• **Exercise**
State how many lines in these records contain the word "origin", and nothing else.

• **Data supplied**
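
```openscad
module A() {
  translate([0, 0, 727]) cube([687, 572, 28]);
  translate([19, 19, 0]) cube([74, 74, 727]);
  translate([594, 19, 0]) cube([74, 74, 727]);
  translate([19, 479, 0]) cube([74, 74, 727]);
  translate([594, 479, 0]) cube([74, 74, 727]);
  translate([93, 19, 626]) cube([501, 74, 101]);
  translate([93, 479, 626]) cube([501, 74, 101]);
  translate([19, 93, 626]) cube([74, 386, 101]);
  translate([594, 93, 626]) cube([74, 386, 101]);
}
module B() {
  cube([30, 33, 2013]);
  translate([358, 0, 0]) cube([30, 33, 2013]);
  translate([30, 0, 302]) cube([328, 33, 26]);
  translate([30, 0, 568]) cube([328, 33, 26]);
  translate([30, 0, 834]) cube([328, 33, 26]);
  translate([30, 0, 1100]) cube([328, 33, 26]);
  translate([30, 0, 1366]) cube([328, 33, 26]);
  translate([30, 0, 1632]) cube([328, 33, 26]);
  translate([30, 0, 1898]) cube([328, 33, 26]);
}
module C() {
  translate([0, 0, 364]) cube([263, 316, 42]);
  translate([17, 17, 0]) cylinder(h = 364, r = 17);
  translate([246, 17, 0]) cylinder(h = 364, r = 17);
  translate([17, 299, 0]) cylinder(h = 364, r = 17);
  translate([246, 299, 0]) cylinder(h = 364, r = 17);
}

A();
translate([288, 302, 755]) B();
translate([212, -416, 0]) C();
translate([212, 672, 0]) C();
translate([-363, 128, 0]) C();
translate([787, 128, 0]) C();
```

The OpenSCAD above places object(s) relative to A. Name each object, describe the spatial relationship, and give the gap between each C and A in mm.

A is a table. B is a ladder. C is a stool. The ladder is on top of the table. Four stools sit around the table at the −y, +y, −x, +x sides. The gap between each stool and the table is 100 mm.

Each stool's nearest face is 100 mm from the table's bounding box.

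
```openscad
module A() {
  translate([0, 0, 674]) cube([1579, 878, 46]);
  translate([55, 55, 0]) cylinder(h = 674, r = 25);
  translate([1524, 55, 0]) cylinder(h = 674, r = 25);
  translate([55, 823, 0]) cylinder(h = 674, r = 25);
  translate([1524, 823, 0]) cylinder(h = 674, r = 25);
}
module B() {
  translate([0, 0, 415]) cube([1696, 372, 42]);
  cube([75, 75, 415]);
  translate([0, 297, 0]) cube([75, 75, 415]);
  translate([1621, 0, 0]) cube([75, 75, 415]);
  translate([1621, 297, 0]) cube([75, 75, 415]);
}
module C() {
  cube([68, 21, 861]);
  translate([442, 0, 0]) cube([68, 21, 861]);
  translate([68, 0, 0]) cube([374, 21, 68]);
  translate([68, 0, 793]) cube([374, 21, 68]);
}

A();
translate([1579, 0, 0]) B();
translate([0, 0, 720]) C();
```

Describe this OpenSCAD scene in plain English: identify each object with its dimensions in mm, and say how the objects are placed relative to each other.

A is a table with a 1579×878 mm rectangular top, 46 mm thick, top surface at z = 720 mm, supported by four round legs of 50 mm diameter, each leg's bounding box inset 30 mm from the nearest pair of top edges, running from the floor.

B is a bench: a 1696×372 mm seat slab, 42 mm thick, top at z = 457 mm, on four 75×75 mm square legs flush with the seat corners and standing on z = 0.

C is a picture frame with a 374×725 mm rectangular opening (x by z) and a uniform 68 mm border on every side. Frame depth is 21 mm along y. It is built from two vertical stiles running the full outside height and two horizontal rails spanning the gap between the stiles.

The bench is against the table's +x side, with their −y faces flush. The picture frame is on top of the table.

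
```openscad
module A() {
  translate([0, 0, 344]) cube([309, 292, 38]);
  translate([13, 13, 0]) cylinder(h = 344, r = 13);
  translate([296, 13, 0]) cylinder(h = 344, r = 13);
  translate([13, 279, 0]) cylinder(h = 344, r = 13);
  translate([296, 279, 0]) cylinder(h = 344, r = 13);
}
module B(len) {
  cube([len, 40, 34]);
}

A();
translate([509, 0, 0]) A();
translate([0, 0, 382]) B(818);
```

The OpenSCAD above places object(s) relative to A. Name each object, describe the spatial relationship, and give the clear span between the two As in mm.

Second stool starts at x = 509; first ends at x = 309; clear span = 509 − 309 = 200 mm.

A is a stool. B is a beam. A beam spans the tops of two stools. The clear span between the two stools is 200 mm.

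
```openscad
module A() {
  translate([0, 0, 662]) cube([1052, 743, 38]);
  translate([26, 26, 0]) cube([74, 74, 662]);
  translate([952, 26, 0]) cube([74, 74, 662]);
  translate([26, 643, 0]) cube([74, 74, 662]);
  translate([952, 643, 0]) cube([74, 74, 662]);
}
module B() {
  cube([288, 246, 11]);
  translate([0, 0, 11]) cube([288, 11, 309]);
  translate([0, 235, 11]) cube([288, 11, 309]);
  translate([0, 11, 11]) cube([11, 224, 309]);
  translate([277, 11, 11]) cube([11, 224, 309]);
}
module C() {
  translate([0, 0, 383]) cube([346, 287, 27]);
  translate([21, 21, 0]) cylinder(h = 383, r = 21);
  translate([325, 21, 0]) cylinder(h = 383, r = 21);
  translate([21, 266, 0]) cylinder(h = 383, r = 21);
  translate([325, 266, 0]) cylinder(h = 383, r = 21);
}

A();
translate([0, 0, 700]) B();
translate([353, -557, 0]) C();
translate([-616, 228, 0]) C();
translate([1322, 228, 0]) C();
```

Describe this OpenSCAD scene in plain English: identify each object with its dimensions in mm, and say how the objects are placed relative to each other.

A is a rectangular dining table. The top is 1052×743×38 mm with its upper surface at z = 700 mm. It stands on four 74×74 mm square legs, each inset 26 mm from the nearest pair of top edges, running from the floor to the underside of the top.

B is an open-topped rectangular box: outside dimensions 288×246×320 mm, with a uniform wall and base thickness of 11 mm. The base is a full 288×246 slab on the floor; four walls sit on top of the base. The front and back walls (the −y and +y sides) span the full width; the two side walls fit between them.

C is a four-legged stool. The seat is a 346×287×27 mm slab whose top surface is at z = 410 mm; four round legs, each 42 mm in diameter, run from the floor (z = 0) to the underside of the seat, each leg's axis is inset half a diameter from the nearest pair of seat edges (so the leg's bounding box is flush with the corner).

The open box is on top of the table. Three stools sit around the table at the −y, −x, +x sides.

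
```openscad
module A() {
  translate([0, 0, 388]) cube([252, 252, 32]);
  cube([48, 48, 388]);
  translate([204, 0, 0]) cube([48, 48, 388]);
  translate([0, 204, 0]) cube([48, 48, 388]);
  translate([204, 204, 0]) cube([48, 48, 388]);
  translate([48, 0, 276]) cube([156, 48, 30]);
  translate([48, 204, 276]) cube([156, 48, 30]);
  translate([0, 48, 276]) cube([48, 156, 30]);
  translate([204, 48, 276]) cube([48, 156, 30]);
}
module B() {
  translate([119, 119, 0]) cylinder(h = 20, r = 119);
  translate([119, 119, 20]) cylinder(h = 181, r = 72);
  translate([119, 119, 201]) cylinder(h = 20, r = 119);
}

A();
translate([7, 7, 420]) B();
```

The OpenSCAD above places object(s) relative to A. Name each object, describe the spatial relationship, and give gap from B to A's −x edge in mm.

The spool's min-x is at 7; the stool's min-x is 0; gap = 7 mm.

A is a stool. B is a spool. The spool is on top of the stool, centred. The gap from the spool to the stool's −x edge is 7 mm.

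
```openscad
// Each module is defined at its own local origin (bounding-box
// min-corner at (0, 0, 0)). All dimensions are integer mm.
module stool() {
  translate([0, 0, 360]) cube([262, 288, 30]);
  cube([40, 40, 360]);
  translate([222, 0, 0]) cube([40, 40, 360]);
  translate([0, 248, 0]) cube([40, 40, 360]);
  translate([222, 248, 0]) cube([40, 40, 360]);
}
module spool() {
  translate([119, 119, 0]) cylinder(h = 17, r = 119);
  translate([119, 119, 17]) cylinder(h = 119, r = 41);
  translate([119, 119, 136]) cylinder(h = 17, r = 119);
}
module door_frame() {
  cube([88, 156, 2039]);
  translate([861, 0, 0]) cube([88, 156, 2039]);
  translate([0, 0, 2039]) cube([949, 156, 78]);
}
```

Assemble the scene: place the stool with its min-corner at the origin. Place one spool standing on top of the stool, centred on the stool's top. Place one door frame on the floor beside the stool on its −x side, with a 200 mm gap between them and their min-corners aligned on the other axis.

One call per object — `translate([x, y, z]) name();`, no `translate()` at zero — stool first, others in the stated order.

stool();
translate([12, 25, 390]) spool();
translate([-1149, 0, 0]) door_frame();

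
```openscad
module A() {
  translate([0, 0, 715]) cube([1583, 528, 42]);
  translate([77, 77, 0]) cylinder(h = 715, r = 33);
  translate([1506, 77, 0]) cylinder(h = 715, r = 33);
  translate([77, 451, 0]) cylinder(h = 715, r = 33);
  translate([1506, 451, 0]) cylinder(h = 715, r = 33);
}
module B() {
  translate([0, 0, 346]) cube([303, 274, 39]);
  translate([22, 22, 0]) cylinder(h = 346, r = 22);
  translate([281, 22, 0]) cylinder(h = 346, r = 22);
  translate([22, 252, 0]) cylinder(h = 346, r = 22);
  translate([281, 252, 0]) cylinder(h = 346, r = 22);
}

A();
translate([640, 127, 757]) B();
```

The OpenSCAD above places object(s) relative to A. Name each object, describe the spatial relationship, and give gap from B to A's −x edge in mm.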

• **Answer to the exercise**
2